Brief:
For each line below that contains the word "What", make a copy.

++++++

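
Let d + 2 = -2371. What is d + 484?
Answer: -1889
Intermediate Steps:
d = -2373 (d = -2 - 2371 = -2373)
d + 484 = -2373 + 484 = -1889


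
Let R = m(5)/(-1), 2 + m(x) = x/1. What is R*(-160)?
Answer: 480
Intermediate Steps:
m(x) = -2 + x (m(x) = -2 + x/1 = -2 + x*1 = -2 + x)
R = -3 (R = (-2 + 5)/(-1) = 3*(-1) = -3)
R*(-160) = -3*(-160) = 480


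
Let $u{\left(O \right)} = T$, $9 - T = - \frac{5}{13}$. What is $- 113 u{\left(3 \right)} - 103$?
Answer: $- \frac{15125}{13} \approx -1163.5$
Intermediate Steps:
$T = \frac{122}{13}$ ($T = 9 - - \frac{5}{13} = 9 + \frac{5}{13} = \frac{122}{13} \approx 9.3846$)
$u{\left(O \right)} = \frac{122}{13}$
$- 113 u{\left(3 \right)} - 103 = \left(-113\right) \frac{122}{13} - 103 = - \frac{13786}{13} - 103 = - \frac{15125}{13}$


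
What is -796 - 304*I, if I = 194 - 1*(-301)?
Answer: -151276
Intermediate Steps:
I = 495 (I = 194 + 301 = 495)
-796 - 304*I = -796 - 304*495 = -796 - 150480 = -151276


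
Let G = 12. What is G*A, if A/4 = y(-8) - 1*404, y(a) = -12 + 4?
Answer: -19776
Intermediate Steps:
y(a) = -8
A = -1648 (A = 4*(-8 - 1*404) = 4*(-8 - 404) = 4*(-412) = -1648)
G*A = 12*(-1648) = -19776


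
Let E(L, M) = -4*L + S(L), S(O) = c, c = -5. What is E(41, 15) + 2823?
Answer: 2654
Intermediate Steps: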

++++++

Solution for this problem:
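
Let d + 2 = -2371. What is d + 484?
Let R = m(5)/(-1), 2 + m(x) = x/1. What is R*(-160)?
Let $u{\left(O \right)} = T$, $9 - T = - \frac{5}{13}$. What is $- 113 u{\left(3 \right)} - 103$?
What is -796 - 304*I, if I = 194 - 1*(-301)?
Let G = 12. What is G*A, if A/4 = y(-8) - 1*404, y(a) = -12 + 4?
Let E(L, M) = -4*L + S(L), S(O) = c, c = -5. What is E(41, 15) + 2823?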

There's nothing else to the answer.